Task
Every entry below should be printed again exactly as it reads.

Task input
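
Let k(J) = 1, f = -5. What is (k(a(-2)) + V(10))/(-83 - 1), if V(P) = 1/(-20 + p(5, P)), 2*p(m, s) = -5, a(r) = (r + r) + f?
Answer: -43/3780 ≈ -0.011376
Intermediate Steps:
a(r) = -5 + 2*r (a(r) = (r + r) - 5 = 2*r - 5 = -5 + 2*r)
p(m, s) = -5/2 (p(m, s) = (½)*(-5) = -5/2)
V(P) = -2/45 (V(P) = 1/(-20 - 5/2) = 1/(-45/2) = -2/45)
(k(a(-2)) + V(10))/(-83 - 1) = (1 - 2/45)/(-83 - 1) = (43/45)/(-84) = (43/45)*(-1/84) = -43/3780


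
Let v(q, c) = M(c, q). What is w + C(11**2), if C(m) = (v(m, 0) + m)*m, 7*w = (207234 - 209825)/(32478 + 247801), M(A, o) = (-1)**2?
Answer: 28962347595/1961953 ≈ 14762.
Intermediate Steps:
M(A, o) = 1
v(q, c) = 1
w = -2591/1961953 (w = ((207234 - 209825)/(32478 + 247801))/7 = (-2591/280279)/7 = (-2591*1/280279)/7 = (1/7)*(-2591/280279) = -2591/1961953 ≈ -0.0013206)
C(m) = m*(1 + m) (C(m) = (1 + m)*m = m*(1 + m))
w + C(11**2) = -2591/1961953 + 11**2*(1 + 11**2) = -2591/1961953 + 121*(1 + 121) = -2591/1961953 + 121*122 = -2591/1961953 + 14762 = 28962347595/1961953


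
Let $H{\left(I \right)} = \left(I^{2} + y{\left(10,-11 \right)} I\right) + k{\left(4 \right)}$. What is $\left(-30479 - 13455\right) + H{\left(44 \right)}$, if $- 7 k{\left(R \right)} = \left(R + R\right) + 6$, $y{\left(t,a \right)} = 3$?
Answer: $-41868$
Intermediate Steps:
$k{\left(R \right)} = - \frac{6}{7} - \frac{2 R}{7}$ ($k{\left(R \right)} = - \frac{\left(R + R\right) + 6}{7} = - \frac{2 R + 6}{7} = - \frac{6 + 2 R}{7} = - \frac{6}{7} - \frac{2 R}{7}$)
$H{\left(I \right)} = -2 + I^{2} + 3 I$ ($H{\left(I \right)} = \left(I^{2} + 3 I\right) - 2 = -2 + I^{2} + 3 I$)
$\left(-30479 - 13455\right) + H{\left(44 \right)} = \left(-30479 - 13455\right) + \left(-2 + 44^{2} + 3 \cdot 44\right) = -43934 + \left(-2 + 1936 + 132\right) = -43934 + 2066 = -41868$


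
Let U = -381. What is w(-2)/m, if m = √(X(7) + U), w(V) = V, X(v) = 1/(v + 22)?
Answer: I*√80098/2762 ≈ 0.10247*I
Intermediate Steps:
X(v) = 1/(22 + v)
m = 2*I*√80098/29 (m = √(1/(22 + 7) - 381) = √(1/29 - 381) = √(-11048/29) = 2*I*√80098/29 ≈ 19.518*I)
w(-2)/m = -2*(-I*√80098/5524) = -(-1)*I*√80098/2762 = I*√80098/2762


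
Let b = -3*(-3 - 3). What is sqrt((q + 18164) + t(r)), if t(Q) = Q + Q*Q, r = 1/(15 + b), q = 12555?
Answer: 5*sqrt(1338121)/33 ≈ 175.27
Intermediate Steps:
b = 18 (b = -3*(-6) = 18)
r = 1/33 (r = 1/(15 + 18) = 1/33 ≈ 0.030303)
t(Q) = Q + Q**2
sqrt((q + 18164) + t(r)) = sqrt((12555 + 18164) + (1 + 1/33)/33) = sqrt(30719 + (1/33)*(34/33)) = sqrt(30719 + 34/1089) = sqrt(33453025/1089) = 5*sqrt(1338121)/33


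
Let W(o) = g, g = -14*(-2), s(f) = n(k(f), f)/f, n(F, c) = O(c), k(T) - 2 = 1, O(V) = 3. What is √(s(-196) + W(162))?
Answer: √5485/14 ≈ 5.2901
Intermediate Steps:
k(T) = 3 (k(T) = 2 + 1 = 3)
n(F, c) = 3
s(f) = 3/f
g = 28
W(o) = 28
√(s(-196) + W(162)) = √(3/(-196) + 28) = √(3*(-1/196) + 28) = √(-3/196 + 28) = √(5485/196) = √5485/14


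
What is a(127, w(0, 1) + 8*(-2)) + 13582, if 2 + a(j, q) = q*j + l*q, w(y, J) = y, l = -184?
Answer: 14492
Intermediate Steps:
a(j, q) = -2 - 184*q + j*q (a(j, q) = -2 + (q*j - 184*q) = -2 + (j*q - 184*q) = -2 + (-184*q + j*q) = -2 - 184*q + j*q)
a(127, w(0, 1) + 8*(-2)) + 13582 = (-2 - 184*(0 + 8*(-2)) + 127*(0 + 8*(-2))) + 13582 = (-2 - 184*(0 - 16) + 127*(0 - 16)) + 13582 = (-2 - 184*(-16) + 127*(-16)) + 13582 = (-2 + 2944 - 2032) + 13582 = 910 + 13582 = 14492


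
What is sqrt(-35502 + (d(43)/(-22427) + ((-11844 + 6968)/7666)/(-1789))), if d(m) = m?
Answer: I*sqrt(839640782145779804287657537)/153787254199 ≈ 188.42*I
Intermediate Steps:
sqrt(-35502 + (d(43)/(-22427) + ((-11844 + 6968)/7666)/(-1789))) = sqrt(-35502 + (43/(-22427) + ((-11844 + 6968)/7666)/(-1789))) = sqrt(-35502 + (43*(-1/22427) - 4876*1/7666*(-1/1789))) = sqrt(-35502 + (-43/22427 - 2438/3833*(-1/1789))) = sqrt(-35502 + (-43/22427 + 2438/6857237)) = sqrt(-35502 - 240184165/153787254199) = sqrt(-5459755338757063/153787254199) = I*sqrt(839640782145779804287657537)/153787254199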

Task output
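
Let k(J) = 1, f = -5. What is (k(a(-2)) + V(10))/(-83 - 1), if V(P) = 1/(-20 + p(5, P)), 2*p(m, s) = -5, a(r) = (r + r) + f?
Answer: -43/3780 ≈ -0.011376
Intermediate Steps:
a(r) = -5 + 2*r (a(r) = (r + r) - 5 = 2*r - 5 = -5 + 2*r)
p(m, s) = -5/2 (p(m, s) = (½)*(-5) = -5/2)
V(P) = -2/45 (V(P) = 1/(-20 - 5/2) = 1/(-45/2) = -2/45)
(k(a(-2)) + V(10))/(-83 - 1) = (1 - 2/45)/(-83 - 1) = (43/45)/(-84) = (43/45)*(-1/84) = -43/3780


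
Let v(q, c) = M(c, q). What is w + C(11**2), if C(m) = (v(m, 0) + m)*m, 7*w = (207234 - 209825)/(32478 + 247801), M(A, o) = (-1)**2?
Answer: 28962347595/1961953 ≈ 14762.
Intermediate Steps:
M(A, o) = 1
v(q, c) = 1
w = -2591/1961953 (w = ((207234 - 209825)/(32478 + 247801))/7 = (-2591/280279)/7 = (-2591*1/280279)/7 = (1/7)*(-2591/280279) = -2591/1961953 ≈ -0.0013206)
C(m) = m*(1 + m) (C(m) = (1 + m)*m = m*(1 + m))
w + C(11**2) = -2591/1961953 + 11**2*(1 + 11**2) = -2591/1961953 + 121*(1 + 121) = -2591/1961953 + 121*122 = -2591/1961953 + 14762 = 28962347595/1961953


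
Let $H{\left(I \right)} = \left(I^{2} + y{\left(10,-11 \right)} I\right) + k{\left(4 \right)}$. What is $\left(-30479 - 13455\right) + H{\left(44 \right)}$, if $- 7 k{\left(R \right)} = \left(R + R\right) + 6$, $y{\left(t,a \right)} = 3$?
Answer: $-41868$
Intermediate Steps:
$k{\left(R \right)} = - \frac{6}{7} - \frac{2 R}{7}$ ($k{\left(R \right)} = - \frac{\left(R + R\right) + 6}{7} = - \frac{2 R + 6}{7} = - \frac{6 + 2 R}{7} = - \frac{6}{7} - \frac{2 R}{7}$)
$H{\left(I \right)} = -2 + I^{2} + 3 I$ ($H{\left(I \right)} = \left(I^{2} + 3 I\right) - 2 = -2 + I^{2} + 3 I$)
$\left(-30479 - 13455\right) + H{\left(44 \right)} = \left(-30479 - 13455\right) + \left(-2 + 44^{2} + 3 \cdot 44\right) = -43934 + \left(-2 + 1936 + 132\right) = -43934 + 2066 = -41868$


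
Let U = -381. What is w(-2)/m, if m = √(X(7) + U), w(V) = V, X(v) = 1/(v + 22)?
Answer: I*√80098/2762 ≈ 0.10247*I
Intermediate Steps:
X(v) = 1/(22 + v)
m = 2*I*√80098/29 (m = √(1/(22 + 7) - 381) = √(1/29 - 381) = √(-11048/29) = 2*I*√80098/29 ≈ 19.518*I)
w(-2)/m = -2*(-I*√80098/5524) = -(-1)*I*√80098/2762 = I*√80098/2762


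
Let b = -3*(-3 - 3). What is sqrt((q + 18164) + t(r)), if t(Q) = Q + Q*Q, r = 1/(15 + b), q = 12555?
Answer: 5*sqrt(1338121)/33 ≈ 175.27
Intermediate Steps:
b = 18 (b = -3*(-6) = 18)
r = 1/33 (r = 1/(15 + 18) = 1/33 ≈ 0.030303)
t(Q) = Q + Q**2
sqrt((q + 18164) + t(r)) = sqrt((12555 + 18164) + (1 + 1/33)/33) = sqrt(30719 + (1/33)*(34/33)) = sqrt(30719 + 34/1089) = sqrt(33453025/1089) = 5*sqrt(1338121)/33


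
Let W(o) = g, g = -14*(-2), s(f) = n(k(f), f)/f, n(F, c) = O(c), k(T) - 2 = 1, O(V) = 3. What is √(s(-196) + W(162))?
Answer: √5485/14 ≈ 5.2901
Intermediate Steps:
k(T) = 3 (k(T) = 2 + 1 = 3)
n(F, c) = 3
s(f) = 3/f
g = 28
W(o) = 28
√(s(-196) + W(162)) = √(3/(-196) + 28) = √(3*(-1/196) + 28) = √(-3/196 + 28) = √(5485/196) = √5485/14


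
What is a(127, w(0, 1) + 8*(-2)) + 13582, if 2 + a(j, q) = q*j + l*q, w(y, J) = y, l = -184?
Answer: 14492
Intermediate Steps:
a(j, q) = -2 - 184*q + j*q (a(j, q) = -2 + (q*j - 184*q) = -2 + (j*q - 184*q) = -2 + (-184*q + j*q) = -2 - 184*q + j*q)
a(127, w(0, 1) + 8*(-2)) + 13582 = (-2 - 184*(0 + 8*(-2)) + 127*(0 + 8*(-2))) + 13582 = (-2 - 184*(0 - 16) + 127*(0 - 16)) + 13582 = (-2 - 184*(-16) + 127*(-16)) + 13582 = (-2 + 2944 - 2032) + 13582 = 910 + 13582 = 14492


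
What is sqrt(-35502 + (d(43)/(-22427) + ((-11844 + 6968)/7666)/(-1789))), if d(m) = m?
Answer: I*sqrt(839640782145779804287657537)/153787254199 ≈ 188.42*I
Intermediate Steps:
sqrt(-35502 + (d(43)/(-22427) + ((-11844 + 6968)/7666)/(-1789))) = sqrt(-35502 + (43/(-22427) + ((-11844 + 6968)/7666)/(-1789))) = sqrt(-35502 + (43*(-1/22427) - 4876*1/7666*(-1/1789))) = sqrt(-35502 + (-43/22427 - 2438/3833*(-1/1789))) = sqrt(-35502 + (-43/22427 + 2438/6857237)) = sqrt(-35502 - 240184165/153787254199) = sqrt(-5459755338757063/153787254199) = I*sqrt(839640782145779804287657537)/153787254199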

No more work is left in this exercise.